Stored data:
= Beginning of Section =
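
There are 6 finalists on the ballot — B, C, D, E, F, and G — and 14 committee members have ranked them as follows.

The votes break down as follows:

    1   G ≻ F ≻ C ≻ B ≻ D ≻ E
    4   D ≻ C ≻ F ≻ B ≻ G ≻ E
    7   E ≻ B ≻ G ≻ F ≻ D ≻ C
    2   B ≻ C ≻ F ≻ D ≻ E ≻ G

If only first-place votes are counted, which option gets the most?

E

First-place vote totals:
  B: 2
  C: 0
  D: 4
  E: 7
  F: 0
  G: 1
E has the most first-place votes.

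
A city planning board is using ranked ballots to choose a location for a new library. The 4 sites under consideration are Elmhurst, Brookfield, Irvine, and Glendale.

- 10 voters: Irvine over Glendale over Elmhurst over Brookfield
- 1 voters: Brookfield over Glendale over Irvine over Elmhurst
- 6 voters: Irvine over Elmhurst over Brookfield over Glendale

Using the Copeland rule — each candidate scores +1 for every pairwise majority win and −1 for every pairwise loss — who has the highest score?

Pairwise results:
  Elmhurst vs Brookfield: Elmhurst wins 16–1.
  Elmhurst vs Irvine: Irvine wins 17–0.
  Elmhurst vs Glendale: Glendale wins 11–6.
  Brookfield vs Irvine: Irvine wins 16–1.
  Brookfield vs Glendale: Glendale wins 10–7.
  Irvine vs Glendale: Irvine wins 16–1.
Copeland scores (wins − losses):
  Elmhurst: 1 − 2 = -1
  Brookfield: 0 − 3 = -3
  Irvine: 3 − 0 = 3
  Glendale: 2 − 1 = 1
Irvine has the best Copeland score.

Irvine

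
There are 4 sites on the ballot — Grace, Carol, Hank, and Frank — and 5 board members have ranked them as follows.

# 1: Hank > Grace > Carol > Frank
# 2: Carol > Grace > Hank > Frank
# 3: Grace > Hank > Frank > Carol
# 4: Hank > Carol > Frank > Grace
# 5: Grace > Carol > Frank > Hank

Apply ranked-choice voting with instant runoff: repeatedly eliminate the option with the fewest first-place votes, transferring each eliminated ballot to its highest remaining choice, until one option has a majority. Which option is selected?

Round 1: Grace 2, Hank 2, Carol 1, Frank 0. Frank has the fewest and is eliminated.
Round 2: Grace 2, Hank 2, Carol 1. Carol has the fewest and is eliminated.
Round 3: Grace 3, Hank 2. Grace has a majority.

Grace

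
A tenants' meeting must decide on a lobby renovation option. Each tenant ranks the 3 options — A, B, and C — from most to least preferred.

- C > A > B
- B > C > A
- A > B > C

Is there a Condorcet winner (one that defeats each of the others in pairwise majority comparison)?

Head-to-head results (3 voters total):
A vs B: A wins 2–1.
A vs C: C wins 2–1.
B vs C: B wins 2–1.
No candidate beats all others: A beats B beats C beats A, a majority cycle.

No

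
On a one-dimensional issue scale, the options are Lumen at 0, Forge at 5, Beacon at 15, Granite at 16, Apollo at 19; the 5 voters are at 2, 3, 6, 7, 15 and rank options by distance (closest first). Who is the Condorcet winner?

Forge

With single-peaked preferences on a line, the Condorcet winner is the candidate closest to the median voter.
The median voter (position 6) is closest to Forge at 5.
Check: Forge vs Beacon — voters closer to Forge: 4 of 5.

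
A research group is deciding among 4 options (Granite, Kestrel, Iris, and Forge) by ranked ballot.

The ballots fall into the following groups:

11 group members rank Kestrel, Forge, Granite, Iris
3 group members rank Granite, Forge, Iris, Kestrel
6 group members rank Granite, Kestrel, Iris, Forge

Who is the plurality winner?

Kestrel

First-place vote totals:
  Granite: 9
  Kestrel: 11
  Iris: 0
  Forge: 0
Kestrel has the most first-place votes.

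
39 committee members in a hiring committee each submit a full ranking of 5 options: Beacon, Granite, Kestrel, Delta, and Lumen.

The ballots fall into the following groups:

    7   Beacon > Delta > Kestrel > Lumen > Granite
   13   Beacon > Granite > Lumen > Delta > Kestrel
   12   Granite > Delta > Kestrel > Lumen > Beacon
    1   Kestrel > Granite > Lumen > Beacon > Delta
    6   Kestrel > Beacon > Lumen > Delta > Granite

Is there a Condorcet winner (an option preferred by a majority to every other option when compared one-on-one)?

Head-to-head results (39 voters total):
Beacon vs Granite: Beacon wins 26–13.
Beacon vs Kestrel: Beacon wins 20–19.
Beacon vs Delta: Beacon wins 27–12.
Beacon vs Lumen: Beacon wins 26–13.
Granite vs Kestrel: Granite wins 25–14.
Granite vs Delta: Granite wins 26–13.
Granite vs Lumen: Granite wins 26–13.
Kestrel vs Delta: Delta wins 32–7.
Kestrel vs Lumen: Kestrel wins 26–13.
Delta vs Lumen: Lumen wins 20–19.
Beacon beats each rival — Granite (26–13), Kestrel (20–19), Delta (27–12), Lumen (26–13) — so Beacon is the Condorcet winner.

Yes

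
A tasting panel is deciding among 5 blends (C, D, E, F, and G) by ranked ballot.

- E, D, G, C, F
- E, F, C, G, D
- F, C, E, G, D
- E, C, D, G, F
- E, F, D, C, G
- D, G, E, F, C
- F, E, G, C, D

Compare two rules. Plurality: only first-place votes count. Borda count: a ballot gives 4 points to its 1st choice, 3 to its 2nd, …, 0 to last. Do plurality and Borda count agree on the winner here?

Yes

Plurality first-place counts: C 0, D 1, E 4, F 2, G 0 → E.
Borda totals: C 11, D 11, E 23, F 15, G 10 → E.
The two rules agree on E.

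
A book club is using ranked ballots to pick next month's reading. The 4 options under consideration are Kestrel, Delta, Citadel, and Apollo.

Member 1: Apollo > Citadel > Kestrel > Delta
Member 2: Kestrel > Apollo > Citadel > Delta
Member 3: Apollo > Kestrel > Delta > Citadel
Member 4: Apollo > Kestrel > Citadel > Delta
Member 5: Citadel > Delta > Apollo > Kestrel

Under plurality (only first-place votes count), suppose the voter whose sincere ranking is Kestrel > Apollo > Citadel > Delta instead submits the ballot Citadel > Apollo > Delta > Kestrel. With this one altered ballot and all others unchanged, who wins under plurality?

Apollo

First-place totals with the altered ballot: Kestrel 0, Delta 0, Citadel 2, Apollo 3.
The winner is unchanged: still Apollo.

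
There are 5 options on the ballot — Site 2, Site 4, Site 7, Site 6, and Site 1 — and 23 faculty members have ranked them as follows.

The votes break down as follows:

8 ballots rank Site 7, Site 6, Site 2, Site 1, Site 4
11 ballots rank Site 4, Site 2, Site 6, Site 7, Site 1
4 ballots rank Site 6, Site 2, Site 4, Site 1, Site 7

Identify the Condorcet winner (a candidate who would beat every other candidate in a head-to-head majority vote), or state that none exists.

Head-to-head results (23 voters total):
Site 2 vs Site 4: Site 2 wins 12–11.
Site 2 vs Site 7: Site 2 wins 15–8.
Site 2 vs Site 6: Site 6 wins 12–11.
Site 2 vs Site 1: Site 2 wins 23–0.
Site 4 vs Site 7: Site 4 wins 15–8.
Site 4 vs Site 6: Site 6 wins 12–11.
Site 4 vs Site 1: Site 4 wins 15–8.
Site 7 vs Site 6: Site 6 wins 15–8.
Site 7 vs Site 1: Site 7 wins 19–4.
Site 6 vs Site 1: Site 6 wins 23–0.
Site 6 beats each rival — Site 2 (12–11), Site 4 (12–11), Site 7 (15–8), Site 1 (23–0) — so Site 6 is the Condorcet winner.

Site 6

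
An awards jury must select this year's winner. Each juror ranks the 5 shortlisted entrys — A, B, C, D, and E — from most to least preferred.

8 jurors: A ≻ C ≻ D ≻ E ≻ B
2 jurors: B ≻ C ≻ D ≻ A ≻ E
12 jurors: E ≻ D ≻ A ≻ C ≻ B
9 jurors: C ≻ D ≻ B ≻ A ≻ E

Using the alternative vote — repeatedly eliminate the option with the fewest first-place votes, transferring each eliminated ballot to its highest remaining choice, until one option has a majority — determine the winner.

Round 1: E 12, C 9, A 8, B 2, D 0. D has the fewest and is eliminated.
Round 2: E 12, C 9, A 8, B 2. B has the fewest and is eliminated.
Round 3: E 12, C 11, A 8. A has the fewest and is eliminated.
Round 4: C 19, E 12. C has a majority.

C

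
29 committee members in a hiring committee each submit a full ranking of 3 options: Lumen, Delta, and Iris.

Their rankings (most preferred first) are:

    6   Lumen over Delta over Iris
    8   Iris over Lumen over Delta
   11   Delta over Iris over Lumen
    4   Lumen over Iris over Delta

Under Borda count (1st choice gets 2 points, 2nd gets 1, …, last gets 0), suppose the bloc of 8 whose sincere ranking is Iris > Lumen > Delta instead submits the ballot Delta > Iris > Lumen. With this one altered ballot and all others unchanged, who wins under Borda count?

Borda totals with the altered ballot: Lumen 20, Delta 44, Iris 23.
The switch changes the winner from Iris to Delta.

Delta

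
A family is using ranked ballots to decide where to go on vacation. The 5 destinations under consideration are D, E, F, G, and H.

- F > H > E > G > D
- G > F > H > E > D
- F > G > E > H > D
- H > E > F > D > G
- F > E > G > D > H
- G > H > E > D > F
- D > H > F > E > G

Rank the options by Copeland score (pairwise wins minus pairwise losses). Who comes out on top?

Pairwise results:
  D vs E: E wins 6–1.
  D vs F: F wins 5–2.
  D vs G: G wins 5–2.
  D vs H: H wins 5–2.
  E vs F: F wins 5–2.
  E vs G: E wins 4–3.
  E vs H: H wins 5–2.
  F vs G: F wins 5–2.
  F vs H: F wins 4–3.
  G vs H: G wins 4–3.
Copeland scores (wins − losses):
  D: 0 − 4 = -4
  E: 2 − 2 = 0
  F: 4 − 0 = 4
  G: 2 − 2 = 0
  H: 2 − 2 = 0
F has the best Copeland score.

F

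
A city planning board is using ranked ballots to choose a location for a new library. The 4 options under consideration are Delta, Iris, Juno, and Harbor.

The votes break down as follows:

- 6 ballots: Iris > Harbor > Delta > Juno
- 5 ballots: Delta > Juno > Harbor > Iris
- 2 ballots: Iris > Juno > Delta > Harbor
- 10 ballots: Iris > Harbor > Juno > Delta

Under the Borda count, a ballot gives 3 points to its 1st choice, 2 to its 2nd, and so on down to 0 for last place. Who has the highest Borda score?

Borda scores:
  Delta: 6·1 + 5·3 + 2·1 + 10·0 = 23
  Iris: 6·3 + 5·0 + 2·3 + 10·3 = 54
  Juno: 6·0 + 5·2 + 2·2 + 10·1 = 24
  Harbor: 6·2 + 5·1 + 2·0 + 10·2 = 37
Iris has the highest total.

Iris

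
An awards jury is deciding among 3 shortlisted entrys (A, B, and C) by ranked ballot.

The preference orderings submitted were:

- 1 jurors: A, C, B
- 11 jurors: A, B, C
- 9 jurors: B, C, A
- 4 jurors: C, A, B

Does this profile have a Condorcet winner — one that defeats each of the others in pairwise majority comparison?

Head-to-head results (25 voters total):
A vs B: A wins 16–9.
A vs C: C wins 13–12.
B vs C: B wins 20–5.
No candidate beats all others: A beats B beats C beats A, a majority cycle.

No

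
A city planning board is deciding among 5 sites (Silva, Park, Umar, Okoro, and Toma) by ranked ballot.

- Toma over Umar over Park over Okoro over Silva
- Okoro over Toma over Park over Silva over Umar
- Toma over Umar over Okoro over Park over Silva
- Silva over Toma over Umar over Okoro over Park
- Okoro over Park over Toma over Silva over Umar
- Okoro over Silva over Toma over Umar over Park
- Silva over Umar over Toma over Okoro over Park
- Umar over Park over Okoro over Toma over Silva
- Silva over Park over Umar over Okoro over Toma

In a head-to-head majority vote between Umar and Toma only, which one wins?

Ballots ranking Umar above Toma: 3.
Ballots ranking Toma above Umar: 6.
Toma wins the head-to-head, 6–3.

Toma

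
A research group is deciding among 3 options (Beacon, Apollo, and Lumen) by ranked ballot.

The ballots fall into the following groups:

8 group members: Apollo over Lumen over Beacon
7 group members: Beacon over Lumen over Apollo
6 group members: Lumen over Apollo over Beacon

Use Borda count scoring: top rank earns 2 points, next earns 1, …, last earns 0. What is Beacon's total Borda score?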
= End of Section =
▸ **Problem details**:
Set down, please, the lines from the line holding "6 group members: Lumen" through the final line of the data, exactly and with nothing added.

▸ **Response to the exercise**:
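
6 group members: Lumen over Apollo over Beacon

Use Borda count scoring: top rank earns 2 points, next earns 1, …, last earns 0. What is Beacon's total Borda score?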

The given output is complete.